» The problem
Only a number is wanted: how many lines in these records contain the word "after"?

» Extracted entries
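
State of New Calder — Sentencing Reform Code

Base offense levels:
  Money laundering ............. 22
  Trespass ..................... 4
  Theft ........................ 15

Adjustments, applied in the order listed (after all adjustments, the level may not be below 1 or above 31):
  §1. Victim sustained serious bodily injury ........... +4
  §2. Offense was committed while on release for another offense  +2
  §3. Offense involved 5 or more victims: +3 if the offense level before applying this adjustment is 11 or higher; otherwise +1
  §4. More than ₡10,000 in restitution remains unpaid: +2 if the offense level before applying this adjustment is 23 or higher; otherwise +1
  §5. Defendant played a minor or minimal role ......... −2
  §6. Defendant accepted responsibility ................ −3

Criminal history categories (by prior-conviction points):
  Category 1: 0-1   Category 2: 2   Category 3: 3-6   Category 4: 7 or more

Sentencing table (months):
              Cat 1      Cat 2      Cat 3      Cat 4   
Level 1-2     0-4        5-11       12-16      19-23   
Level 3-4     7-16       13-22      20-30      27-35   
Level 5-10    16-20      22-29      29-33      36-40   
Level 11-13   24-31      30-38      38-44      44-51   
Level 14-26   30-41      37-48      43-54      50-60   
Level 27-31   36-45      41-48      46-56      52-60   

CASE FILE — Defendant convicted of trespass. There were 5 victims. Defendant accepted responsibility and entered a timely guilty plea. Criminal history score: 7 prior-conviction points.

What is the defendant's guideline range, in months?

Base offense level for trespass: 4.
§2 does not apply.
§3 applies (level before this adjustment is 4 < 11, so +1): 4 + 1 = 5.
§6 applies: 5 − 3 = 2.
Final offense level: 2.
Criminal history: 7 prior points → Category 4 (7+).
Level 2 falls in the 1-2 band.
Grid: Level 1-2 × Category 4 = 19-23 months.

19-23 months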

---

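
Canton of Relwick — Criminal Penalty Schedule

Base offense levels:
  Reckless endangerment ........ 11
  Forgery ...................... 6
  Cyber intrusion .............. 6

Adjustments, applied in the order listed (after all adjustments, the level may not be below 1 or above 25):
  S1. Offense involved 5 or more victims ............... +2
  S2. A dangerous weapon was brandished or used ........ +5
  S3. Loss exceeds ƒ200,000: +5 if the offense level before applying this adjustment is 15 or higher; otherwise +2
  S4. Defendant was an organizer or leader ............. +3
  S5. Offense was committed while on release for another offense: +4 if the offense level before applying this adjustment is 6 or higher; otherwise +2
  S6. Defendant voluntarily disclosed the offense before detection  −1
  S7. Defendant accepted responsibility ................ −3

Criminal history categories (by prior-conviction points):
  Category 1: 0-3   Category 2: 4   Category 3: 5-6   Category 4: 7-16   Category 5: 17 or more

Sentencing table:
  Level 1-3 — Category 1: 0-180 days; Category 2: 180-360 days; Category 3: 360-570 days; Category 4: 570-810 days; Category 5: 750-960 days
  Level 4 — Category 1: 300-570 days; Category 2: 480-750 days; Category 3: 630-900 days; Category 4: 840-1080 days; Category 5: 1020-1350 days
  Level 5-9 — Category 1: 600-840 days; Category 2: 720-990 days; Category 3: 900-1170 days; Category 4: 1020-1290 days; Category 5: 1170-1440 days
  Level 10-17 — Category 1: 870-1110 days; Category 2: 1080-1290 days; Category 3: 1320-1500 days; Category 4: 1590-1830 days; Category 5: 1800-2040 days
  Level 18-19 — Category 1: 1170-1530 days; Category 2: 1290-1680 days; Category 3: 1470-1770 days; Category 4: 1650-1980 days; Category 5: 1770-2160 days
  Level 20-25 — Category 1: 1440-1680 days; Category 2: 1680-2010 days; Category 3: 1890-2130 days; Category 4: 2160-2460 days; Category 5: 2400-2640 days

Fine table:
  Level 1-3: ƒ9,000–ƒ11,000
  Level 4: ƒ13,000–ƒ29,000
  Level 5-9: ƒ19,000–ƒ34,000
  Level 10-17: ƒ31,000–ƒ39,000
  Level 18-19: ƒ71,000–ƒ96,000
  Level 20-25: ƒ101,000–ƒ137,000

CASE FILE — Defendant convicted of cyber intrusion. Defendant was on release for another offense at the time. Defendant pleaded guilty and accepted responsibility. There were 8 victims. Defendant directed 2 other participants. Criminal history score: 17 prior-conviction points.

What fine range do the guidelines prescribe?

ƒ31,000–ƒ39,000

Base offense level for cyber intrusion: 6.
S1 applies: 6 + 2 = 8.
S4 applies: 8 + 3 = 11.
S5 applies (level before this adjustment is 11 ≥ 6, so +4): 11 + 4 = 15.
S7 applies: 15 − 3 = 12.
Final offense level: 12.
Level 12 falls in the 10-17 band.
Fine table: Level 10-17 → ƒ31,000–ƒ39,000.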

» Answer section
2